(Beginning of Records provided)

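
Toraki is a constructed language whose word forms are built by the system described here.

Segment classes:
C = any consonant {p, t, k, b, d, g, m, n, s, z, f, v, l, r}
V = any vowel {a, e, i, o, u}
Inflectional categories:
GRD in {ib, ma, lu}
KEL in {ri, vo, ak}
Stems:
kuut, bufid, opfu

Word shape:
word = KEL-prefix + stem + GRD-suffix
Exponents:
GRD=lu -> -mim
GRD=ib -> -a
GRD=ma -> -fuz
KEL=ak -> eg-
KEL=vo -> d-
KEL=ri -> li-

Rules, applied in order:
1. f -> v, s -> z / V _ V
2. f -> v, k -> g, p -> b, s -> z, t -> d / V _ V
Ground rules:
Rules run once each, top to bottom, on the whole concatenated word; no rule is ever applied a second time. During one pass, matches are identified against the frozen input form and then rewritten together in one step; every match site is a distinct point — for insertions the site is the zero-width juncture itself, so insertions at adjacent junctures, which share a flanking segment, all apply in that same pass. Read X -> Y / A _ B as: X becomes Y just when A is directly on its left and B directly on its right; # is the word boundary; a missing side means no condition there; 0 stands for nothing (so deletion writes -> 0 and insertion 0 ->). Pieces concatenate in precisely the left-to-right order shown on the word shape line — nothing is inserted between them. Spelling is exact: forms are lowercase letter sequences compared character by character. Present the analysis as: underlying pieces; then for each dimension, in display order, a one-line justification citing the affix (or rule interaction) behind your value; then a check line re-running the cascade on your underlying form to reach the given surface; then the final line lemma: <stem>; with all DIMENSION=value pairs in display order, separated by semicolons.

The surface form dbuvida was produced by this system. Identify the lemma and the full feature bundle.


underlying: d-bufid-a
GRD=ib - signalled by the affix -a
KEL=vo - signalled by the affix d-
check: dbufida -> dbuvida -> dbuvida
lemma: bufid; GRD=ib; KEL=vo


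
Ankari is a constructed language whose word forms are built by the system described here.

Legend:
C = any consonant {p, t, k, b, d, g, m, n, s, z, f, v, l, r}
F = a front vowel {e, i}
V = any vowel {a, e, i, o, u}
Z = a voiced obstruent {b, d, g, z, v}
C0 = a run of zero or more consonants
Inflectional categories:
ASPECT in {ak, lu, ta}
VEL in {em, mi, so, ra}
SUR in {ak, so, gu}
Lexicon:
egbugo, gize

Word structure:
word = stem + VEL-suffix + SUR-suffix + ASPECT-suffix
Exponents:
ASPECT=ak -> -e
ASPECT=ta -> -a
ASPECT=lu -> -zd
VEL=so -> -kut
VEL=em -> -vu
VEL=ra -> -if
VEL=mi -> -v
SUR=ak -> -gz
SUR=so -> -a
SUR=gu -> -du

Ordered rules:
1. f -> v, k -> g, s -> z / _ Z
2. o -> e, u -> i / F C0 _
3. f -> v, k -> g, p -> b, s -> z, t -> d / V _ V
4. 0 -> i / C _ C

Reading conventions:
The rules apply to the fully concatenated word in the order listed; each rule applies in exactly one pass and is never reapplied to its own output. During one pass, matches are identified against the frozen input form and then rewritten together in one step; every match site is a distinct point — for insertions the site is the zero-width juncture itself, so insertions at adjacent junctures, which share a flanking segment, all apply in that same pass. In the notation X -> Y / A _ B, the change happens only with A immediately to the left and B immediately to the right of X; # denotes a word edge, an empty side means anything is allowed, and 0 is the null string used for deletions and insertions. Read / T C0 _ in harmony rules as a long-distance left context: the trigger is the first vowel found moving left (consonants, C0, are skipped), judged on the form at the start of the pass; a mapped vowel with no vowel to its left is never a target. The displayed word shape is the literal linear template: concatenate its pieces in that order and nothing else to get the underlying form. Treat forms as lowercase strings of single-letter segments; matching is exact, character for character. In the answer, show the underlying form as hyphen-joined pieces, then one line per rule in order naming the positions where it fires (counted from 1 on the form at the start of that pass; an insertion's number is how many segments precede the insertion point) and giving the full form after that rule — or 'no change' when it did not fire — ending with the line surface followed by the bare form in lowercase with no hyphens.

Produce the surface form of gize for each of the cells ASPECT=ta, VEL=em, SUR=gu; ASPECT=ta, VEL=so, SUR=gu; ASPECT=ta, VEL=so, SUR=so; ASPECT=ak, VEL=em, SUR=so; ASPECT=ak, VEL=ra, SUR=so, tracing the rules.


cell ASPECT=ta, VEL=em, SUR=gu:
underlying: gize-vu-du-a
1. f -> v, k -> g, s -> z / _ Z: no change
2. o -> e, u -> i / F C0 _: fires at position(s) 6: gizevidua
3. f -> v, k -> g, p -> b, s -> z, t -> d / V _ V: no change
4. 0 -> i / C _ C: no change
surface: gizevidua

cell ASPECT=ta, VEL=so, SUR=gu:
underlying: gize-kut-du-a
1. f -> v, k -> g, s -> z / _ Z: no change
2. o -> e, u -> i / F C0 _: fires at position(s) 6: gizekitdua
3. f -> v, k -> g, p -> b, s -> z, t -> d / V _ V: fires at position(s) 5: gizegitdua
4. 0 -> i / C _ C: inserts after position(s) 7: gizegitidua
surface: gizegitidua

cell ASPECT=ta, VEL=so, SUR=so:
underlying: gize-kut-a-a
1. f -> v, k -> g, s -> z / _ Z: no change
2. o -> e, u -> i / F C0 _: fires at position(s) 6: gizekitaa
3. f -> v, k -> g, p -> b, s -> z, t -> d / V _ V: fires at position(s) 5, 7: gizegidaa
4. 0 -> i / C _ C: no change
surface: gizegidaa

cell ASPECT=ak, VEL=em, SUR=so:
underlying: gize-vu-a-e
1. f -> v, k -> g, s -> z / _ Z: no change
2. o -> e, u -> i / F C0 _: fires at position(s) 6: gizeviae
3. f -> v, k -> g, p -> b, s -> z, t -> d / V _ V: no change
4. 0 -> i / C _ C: no change
surface: gizeviae

cell ASPECT=ak, VEL=ra, SUR=so:
underlying: gize-if-a-e
1. f -> v, k -> g, s -> z / _ Z: no change
2. o -> e, u -> i / F C0 _: no change
3. f -> v, k -> g, p -> b, s -> z, t -> d / V _ V: fires at position(s) 6: gizeivae
4. 0 -> i / C _ C: no change
surface: gizeivae


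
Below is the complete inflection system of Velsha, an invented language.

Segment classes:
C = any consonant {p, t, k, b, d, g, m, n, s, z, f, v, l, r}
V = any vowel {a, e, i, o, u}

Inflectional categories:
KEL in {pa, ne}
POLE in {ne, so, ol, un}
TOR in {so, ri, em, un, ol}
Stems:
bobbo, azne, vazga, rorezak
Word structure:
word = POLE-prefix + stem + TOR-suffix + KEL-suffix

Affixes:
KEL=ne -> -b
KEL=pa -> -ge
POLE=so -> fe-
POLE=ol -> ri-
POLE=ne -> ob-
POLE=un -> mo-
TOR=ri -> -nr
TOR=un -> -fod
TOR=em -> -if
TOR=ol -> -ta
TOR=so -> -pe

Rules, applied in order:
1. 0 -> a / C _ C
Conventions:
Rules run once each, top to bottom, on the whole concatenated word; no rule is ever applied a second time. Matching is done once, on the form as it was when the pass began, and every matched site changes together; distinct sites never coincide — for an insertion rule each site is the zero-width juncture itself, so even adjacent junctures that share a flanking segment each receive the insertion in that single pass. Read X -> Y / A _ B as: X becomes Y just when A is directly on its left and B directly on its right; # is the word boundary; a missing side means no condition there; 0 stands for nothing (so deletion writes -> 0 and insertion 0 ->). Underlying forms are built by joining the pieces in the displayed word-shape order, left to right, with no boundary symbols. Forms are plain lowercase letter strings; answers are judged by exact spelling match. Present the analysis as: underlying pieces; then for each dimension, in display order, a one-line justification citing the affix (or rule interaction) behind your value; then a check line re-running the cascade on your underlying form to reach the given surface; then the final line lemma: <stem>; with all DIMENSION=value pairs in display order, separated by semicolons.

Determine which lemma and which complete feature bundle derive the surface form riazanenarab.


underlying: ri-azne-nr-b
KEL=ne - signalled by the affix -b
POLE=ol - signalled by the affix ri-
TOR=ri - signalled by the affix -nr
check: riaznenrb -> riazanenarab
lemma: azne; KEL=ne; POLE=ol; TOR=ri


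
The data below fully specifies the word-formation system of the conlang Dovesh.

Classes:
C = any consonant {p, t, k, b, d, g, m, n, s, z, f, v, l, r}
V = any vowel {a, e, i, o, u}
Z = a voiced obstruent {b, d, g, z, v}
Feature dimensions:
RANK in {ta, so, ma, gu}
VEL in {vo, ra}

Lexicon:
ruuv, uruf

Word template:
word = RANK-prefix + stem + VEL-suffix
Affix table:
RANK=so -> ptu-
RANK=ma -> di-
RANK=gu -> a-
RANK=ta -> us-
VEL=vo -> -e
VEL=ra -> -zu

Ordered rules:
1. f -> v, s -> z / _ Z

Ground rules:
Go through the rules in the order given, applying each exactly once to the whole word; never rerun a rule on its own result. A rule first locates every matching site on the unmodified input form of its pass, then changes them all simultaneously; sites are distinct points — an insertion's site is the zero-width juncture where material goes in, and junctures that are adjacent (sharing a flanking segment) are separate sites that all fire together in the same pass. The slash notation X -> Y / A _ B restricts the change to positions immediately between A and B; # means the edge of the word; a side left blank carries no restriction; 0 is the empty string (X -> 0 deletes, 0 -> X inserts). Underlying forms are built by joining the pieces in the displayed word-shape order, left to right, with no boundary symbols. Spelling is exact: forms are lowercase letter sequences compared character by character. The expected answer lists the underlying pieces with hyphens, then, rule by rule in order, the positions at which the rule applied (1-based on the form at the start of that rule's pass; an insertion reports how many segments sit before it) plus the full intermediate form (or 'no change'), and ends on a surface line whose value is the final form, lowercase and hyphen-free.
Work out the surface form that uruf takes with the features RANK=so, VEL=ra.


underlying: ptu-uruf-zu
1. f -> v, s -> z / _ Z: fires at position(s) 7: ptuuruvzu
surface: ptuuruvzu


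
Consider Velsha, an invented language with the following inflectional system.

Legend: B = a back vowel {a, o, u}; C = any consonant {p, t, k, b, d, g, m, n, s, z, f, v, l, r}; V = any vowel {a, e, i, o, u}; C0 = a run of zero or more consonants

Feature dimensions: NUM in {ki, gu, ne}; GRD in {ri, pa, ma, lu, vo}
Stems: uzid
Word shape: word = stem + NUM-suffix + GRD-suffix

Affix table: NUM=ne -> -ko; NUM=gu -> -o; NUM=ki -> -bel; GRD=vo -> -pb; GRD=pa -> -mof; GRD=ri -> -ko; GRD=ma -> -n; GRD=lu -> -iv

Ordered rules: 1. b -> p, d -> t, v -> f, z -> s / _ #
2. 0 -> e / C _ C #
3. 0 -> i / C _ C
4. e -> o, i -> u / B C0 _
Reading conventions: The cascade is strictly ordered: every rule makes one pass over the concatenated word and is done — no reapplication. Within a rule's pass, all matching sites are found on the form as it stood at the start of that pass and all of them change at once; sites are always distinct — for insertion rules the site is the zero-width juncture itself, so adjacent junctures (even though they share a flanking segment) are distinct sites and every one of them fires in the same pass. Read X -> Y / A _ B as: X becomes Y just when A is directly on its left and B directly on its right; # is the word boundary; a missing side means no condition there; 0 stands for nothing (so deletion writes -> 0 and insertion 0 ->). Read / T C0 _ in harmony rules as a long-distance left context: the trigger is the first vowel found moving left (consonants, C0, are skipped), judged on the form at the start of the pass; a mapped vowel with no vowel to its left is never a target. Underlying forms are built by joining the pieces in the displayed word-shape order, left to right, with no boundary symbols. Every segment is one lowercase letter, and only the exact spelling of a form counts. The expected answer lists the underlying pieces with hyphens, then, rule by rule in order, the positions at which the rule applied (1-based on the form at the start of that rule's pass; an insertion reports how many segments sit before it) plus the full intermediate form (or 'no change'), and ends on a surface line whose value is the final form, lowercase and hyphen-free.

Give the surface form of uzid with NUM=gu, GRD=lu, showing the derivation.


underlying: uzid-o-iv
1. b -> p, d -> t, v -> f, z -> s / _ #: fires at position(s) 7: uzidoif
2. 0 -> e / C _ C #: no change
3. 0 -> i / C _ C: no change
4. e -> o, i -> u / B C0 _: fires at position(s) 3, 6: uzudouf
surface: uzudouf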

(End of Records provided)

## Activity
Search the records above for "constructed". Copy each line where it is found.

## Exercise output
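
Toraki is a constructed language whose word forms are built by the system described here.
Ankari is a constructed language whose word forms are built by the system described here.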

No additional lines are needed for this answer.